Task requirements:
Please copy each line from the entries that contains the string "lasts".
(Data in this exercise Opens)
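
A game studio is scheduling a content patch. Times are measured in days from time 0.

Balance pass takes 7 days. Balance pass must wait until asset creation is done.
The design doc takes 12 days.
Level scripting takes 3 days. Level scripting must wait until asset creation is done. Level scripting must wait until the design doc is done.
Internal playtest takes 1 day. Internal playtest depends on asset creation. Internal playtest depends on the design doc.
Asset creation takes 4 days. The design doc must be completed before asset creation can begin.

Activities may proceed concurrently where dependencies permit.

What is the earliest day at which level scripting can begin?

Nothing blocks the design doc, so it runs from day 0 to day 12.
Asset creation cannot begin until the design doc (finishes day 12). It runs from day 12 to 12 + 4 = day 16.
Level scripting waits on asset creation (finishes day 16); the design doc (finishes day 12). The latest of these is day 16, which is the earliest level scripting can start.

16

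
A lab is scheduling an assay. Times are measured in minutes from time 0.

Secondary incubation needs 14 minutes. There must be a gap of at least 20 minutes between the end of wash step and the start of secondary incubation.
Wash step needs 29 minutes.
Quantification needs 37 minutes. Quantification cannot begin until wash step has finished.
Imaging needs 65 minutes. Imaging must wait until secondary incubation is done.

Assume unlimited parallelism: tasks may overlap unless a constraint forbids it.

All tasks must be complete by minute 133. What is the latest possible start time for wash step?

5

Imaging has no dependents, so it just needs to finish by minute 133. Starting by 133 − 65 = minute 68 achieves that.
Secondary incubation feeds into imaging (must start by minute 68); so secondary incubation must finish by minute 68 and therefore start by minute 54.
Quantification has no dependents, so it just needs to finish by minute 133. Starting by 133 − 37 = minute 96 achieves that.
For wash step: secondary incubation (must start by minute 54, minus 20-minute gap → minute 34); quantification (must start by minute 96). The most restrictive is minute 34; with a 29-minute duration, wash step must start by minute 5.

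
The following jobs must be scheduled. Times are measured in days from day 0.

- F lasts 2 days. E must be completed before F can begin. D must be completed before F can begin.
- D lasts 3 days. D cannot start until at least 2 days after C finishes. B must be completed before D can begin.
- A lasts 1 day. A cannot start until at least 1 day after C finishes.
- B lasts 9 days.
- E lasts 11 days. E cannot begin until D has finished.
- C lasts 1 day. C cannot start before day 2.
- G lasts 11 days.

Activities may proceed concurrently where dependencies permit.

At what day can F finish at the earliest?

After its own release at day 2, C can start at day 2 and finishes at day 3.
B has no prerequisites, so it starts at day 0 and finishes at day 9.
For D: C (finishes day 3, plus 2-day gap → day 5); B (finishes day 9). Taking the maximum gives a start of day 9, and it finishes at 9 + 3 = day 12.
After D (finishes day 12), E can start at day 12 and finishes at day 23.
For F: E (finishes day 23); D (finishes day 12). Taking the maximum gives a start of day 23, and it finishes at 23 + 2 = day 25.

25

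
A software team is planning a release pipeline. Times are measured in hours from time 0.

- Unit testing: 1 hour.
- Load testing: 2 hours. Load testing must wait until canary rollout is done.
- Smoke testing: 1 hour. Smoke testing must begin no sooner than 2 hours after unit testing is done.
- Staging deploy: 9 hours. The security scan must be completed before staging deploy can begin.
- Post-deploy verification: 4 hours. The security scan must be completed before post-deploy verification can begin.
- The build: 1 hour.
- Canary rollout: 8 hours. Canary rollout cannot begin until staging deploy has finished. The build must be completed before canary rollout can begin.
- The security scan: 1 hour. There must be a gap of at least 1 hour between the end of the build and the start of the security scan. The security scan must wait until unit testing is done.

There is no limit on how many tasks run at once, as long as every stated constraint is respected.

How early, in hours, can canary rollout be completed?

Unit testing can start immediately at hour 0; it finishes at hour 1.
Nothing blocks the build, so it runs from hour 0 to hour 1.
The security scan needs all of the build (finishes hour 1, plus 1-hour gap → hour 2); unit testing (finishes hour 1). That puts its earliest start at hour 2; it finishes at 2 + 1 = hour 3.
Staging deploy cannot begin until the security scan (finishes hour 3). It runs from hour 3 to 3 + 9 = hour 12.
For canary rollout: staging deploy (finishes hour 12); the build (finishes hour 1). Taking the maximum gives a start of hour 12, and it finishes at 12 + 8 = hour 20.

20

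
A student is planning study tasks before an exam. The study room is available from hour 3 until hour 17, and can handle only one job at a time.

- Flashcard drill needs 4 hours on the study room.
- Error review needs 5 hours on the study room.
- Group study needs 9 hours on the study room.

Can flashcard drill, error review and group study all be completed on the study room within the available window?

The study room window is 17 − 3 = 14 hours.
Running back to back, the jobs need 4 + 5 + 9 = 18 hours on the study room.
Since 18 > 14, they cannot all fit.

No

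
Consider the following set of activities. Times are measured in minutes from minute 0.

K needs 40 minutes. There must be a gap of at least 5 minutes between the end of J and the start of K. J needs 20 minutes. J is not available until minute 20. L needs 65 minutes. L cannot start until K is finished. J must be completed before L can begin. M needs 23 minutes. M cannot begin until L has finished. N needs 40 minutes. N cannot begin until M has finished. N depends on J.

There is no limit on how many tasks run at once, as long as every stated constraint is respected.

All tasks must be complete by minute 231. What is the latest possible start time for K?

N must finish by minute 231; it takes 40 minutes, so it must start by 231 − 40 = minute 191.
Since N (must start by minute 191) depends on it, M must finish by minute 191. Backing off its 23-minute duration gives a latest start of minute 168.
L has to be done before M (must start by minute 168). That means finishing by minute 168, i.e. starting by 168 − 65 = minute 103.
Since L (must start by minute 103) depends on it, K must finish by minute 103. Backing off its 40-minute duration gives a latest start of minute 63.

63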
(Data in this exercise Closes)
Exercise solution:
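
- F lasts 2 days. E must be completed before F can begin. D must be completed before F can begin.
- D lasts 3 days. D cannot start until at least 2 days after C finishes. B must be completed before D can begin.
- A lasts 1 day. A cannot start until at least 1 day after C finishes.
- B lasts 9 days.
- E lasts 11 days. E cannot begin until D has finished.
- C lasts 1 day. C cannot start before day 2.
- G lasts 11 days.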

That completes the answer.